WHAT IS BEING ASKED: Exactly as given, repeat all of the entries.

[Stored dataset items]

* * * * * * *

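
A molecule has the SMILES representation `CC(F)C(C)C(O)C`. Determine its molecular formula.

Atom tally by fragment:
  CH3 → C:1 H:3
  CH(F) → C:1 H:1 F:1
  CH(CH3) → C:2 H:4
  CH(OH) → C:1 H:2 O:1
  CH3 → C:1 H:3
Element totals:
  C: 6
  H: 13
  F: 1
  O: 1

C6H13FO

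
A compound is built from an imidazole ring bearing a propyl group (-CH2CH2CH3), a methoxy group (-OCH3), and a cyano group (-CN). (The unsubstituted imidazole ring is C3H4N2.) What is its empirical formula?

C8H11N3O

Atom tally by fragment:
  imidazole ring core → C:3 H:4 N:2
  (− 3 ring H displaced by substituents)
  + CH2CH2CH3 → C:3 H:7
  + OCH3 → C:1 H:3 O:1
  + CN → C:1 N:1
Element totals:
  C: 8
  H: 11
  N: 3
  O: 1
Molecular formula: C8H11N3O.
gcd of subscripts (8, 11, 3, 1) = 1, so the empirical formula equals the molecular formula.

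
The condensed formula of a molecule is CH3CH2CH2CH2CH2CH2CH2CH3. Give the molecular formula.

Atom tally by fragment:
  CH3 → C:1 H:3
  CH2 → C:1 H:2
  CH2 → C:1 H:2
  CH2 → C:1 H:2
  CH2 → C:1 H:2
  CH2 → C:1 H:2
  CH2 → C:1 H:2
  CH3 → C:1 H:3
Element totals:
  C: 8
  H: 18

C8H18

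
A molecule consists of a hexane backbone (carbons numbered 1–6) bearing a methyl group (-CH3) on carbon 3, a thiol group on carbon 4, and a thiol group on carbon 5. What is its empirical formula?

Atom tally by fragment:
  CH3 → C:1 H:3
  CH2 → C:1 H:2
  CH(CH3) → C:2 H:4
  CH(SH) → C:1 H:2 S:1
  CH(SH) → C:1 H:2 S:1
  CH3 → C:1 H:3
Element totals:
  C: 7
  H: 16
  S: 2
Molecular formula: C7H16S2.
gcd of subscripts (7, 16, 2) = 1, so the empirical formula equals the molecular formula.

C7H16S2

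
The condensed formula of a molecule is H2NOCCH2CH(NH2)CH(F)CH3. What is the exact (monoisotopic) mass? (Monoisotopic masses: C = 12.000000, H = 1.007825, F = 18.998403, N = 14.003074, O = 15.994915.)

134.0855

Element totals:
  C: 5
  H: 11
  F: 1
  N: 2
  O: 1
Molecular formula: C5H11FN2O.
  M = 5(12.0) + 11(1.007825) + 18.998403 + 2(14.003074) + 15.994915
    = 60.000000 + 11.086075 + 18.998403 + 28.006148 + 15.994915 = 134.085541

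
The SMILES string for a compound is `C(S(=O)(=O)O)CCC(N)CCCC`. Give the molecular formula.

C8H19NO3S

Atom tally by fragment:
  HO3SCH2 → C:1 H:3 S:1 O:3
  CH2 → C:1 H:2
  CH2 → C:1 H:2
  CH(NH2) → C:1 H:3 N:1
  CH2 → C:1 H:2
  CH2 → C:1 H:2
  CH2 → C:1 H:2
  CH3 → C:1 H:3
Element totals:
  C: 8
  H: 19
  N: 1
  O: 3
  S: 1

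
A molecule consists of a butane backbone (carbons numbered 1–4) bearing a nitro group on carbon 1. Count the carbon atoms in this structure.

4

Atom tally by fragment:
  O2NCH2 → C:1 H:2 N:1 O:2
  CH2 → C:1 H:2
  CH2 → C:1 H:2
  CH3 → C:1 H:3
Element totals:
  C: 4
  H: 9
  N: 1
  O: 2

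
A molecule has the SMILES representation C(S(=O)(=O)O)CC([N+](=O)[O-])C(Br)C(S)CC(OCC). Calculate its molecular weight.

Atom tally by fragment:
  HO3SCH2 → C:1 H:3 S:1 O:3
  CH2 → C:1 H:2
  CH(NO2) → C:1 H:1 N:1 O:2
  CH(Br) → C:1 H:1 Br:1
  CH(SH) → C:1 H:2 S:1
  CH2 → C:1 H:2
  CH2OC2H5 → C:3 H:7 O:1
Element totals:
  C: 9
  H: 18
  Br: 1
  N: 1
  O: 6
  S: 2
Molecular formula: C9H18BrNO6S2.
  M = 9(12.011) + 18(1.008) + 79.904 + 14.007 + 6(15.999) + 2(32.06)
    = 108.099 + 18.144 + 79.904 + 14.007 + 95.994 + 64.120 = 380.268

380.27 g/mol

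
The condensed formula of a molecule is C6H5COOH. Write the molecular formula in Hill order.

C7H6O2

Element totals:
  C: 7
  H: 6
  O: 2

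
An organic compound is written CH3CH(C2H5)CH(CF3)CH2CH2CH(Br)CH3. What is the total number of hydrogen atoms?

Atom tally by fragment:
  CH3 → C:1 H:3
  CH(C2H5) → C:3 H:6
  CH(CF3) → C:2 H:1 F:3
  CH2 → C:1 H:2
  CH2 → C:1 H:2
  CH(Br) → C:1 H:1 Br:1
  CH3 → C:1 H:3
Element totals:
  C: 10
  H: 18
  Br: 1
  F: 3

18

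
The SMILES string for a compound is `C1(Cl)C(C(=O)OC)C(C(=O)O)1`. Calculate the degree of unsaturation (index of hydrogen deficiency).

Atom tally by fragment:
  cyclopropane ring core → C:3 H:6
  (− 3 ring H displaced by substituents)
  + Cl → Cl:1
  + COOCH3 → C:2 H:3 O:2
  + COOH → C:1 H:1 O:2
Element totals:
  C: 6
  H: 7
  Cl: 1
  O: 4
Molecular formula: C6H7ClO4.
DoU = (2C + 2 + N − H − X) / 2 = (2·6 + 2 + 0 − 7 − 1) / 2 = 3.

3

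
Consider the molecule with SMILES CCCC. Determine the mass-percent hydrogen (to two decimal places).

17.34%

Atom tally by fragment:
  CH3 → C:1 H:3
  CH2 → C:1 H:2
  CH2 → C:1 H:2
  CH3 → C:1 H:3
Element totals:
  C: 4
  H: 10
Molecular formula: C4H10.
Molar mass = 58.124 g/mol.
Mass from H: 10 × 1.008 = 10.080 g/mol.
%H = 10.080 / 58.124 × 100 = 17.34%.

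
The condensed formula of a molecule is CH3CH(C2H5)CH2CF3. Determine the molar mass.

140.15 g/mol

Atom tally by fragment:
  CH3 → C:1 H:3
  CH(C2H5) → C:3 H:6
  CH2CF3 → C:2 H:2 F:3
Element totals:
  C: 6
  H: 11
  F: 3
Molecular formula: C6H11F3.
  M = 6(12.011) + 11(1.008) + 3(18.998)
    = 72.066 + 11.088 + 56.994 = 140.148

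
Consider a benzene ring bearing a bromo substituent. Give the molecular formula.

C6H5Br

Atom tally by fragment:
  benzene ring core → C:6 H:6
  (− 1 ring H displaced by substituents)
  + Br → Br:1
Element totals:
  C: 6
  H: 5
  Br: 1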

* * * * * * *

OUTPUT FOR THIS TASK:
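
A molecule has the SMILES representation `CC(F)C(C)C(O)C`. Determine its molecular formula.

Atom tally by fragment:
  CH3 → C:1 H:3
  CH(F) → C:1 H:1 F:1
  CH(CH3) → C:2 H:4
  CH(OH) → C:1 H:2 O:1
  CH3 → C:1 H:3
Element totals:
  C: 6
  H: 13
  F: 1
  O: 1

C6H13FO

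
A compound is built from an imidazole ring bearing a propyl group (-CH2CH2CH3), a methoxy group (-OCH3), and a cyano group (-CN). (The unsubstituted imidazole ring is C3H4N2.) What is its empirical formula?

C8H11N3O

Atom tally by fragment:
  imidazole ring core → C:3 H:4 N:2
  (− 3 ring H displaced by substituents)
  + CH2CH2CH3 → C:3 H:7
  + OCH3 → C:1 H:3 O:1
  + CN → C:1 N:1
Element totals:
  C: 8
  H: 11
  N: 3
  O: 1
Molecular formula: C8H11N3O.
gcd of subscripts (8, 11, 3, 1) = 1, so the empirical formula equals the molecular formula.

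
The condensed formula of a molecule is CH3CH2CH2CH2CH2CH2CH2CH3. Give the molecular formula.

Atom tally by fragment:
  CH3 → C:1 H:3
  CH2 → C:1 H:2
  CH2 → C:1 H:2
  CH2 → C:1 H:2
  CH2 → C:1 H:2
  CH2 → C:1 H:2
  CH2 → C:1 H:2
  CH3 → C:1 H:3
Element totals:
  C: 8
  H: 18

C8H18

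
A molecule consists of a hexane backbone (carbons numbered 1–6) bearing a methyl group (-CH3) on carbon 3, a thiol group on carbon 4, and a thiol group on carbon 5. What is its empirical formula?

Atom tally by fragment:
  CH3 → C:1 H:3
  CH2 → C:1 H:2
  CH(CH3) → C:2 H:4
  CH(SH) → C:1 H:2 S:1
  CH(SH) → C:1 H:2 S:1
  CH3 → C:1 H:3
Element totals:
  C: 7
  H: 16
  S: 2
Molecular formula: C7H16S2.
gcd of subscripts (7, 16, 2) = 1, so the empirical formula equals the molecular formula.

C7H16S2

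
The condensed formula of a molecule is H2NOCCH2CH(NH2)CH(F)CH3. What is the exact (monoisotopic) mass? (Monoisotopic masses: C = 12.000000, H = 1.007825, F = 18.998403, N = 14.003074, O = 15.994915.)

134.0855

Element totals:
  C: 5
  H: 11
  F: 1
  N: 2
  O: 1
Molecular formula: C5H11FN2O.
  M = 5(12.0) + 11(1.007825) + 18.998403 + 2(14.003074) + 15.994915
    = 60.000000 + 11.086075 + 18.998403 + 28.006148 + 15.994915 = 134.085541

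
The SMILES string for a compound is `C(S(=O)(=O)O)CCC(N)CCCC`. Give the molecular formula.

C8H19NO3S

Atom tally by fragment:
  HO3SCH2 → C:1 H:3 S:1 O:3
  CH2 → C:1 H:2
  CH2 → C:1 H:2
  CH(NH2) → C:1 H:3 N:1
  CH2 → C:1 H:2
  CH2 → C:1 H:2
  CH2 → C:1 H:2
  CH3 → C:1 H:3
Element totals:
  C: 8
  H: 19
  N: 1
  O: 3
  S: 1

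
A molecule consists of a butane backbone (carbons numbered 1–4) bearing a nitro group on carbon 1. Count the carbon atoms in this structure.

4

Atom tally by fragment:
  O2NCH2 → C:1 H:2 N:1 O:2
  CH2 → C:1 H:2
  CH2 → C:1 H:2
  CH3 → C:1 H:3
Element totals:
  C: 4
  H: 9
  N: 1
  O: 2

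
A molecule has the SMILES representation C(S(=O)(=O)O)CC([N+](=O)[O-])C(Br)C(S)CC(OCC). Calculate its molecular weight.

Atom tally by fragment:
  HO3SCH2 → C:1 H:3 S:1 O:3
  CH2 → C:1 H:2
  CH(NO2) → C:1 H:1 N:1 O:2
  CH(Br) → C:1 H:1 Br:1
  CH(SH) → C:1 H:2 S:1
  CH2 → C:1 H:2
  CH2OC2H5 → C:3 H:7 O:1
Element totals:
  C: 9
  H: 18
  Br: 1
  N: 1
  O: 6
  S: 2
Molecular formula: C9H18BrNO6S2.
  M = 9(12.011) + 18(1.008) + 79.904 + 14.007 + 6(15.999) + 2(32.06)
    = 108.099 + 18.144 + 79.904 + 14.007 + 95.994 + 64.120 = 380.268

380.27 g/mol

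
The condensed formula of a molecule is C6H5COOH. Write the molecular formula in Hill order.

C7H6O2

Element totals:
  C: 7
  H: 6
  O: 2

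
An organic compound is written CH3CH(C2H5)CH(CF3)CH2CH2CH(Br)CH3. What is the total number of hydrogen atoms?

Atom tally by fragment:
  CH3 → C:1 H:3
  CH(C2H5) → C:3 H:6
  CH(CF3) → C:2 H:1 F:3
  CH2 → C:1 H:2
  CH2 → C:1 H:2
  CH(Br) → C:1 H:1 Br:1
  CH3 → C:1 H:3
Element totals:
  C: 10
  H: 18
  Br: 1
  F: 3

18

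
The SMILES string for a compound is `C1(Cl)C(C(=O)OC)C(C(=O)O)1`. Calculate the degree of unsaturation (index of hydrogen deficiency).

Atom tally by fragment:
  cyclopropane ring core → C:3 H:6
  (− 3 ring H displaced by substituents)
  + Cl → Cl:1
  + COOCH3 → C:2 H:3 O:2
  + COOH → C:1 H:1 O:2
Element totals:
  C: 6
  H: 7
  Cl: 1
  O: 4
Molecular formula: C6H7ClO4.
DoU = (2C + 2 + N − H − X) / 2 = (2·6 + 2 + 0 − 7 − 1) / 2 = 3.

3

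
Consider the molecule with SMILES CCCC. Determine the mass-percent hydrogen (to two decimal places).

17.34%

Atom tally by fragment:
  CH3 → C:1 H:3
  CH2 → C:1 H:2
  CH2 → C:1 H:2
  CH3 → C:1 H:3
Element totals:
  C: 4
  H: 10
Molecular formula: C4H10.
Molar mass = 58.124 g/mol.
Mass from H: 10 × 1.008 = 10.080 g/mol.
%H = 10.080 / 58.124 × 100 = 17.34%.

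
The condensed formula of a molecule is CH3CH(C2H5)CH2CF3. Determine the molar mass.

140.15 g/mol

Atom tally by fragment:
  CH3 → C:1 H:3
  CH(C2H5) → C:3 H:6
  CH2CF3 → C:2 H:2 F:3
Element totals:
  C: 6
  H: 11
  F: 3
Molecular formula: C6H11F3.
  M = 6(12.011) + 11(1.008) + 3(18.998)
    = 72.066 + 11.088 + 56.994 = 140.148

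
Consider a benzene ring bearing a bromo substituent. Give the molecular formula.

C6H5Br

Atom tally by fragment:
  benzene ring core → C:6 H:6
  (− 1 ring H displaced by substituents)
  + Br → Br:1
Element totals:
  C: 6
  H: 5
  Br: 1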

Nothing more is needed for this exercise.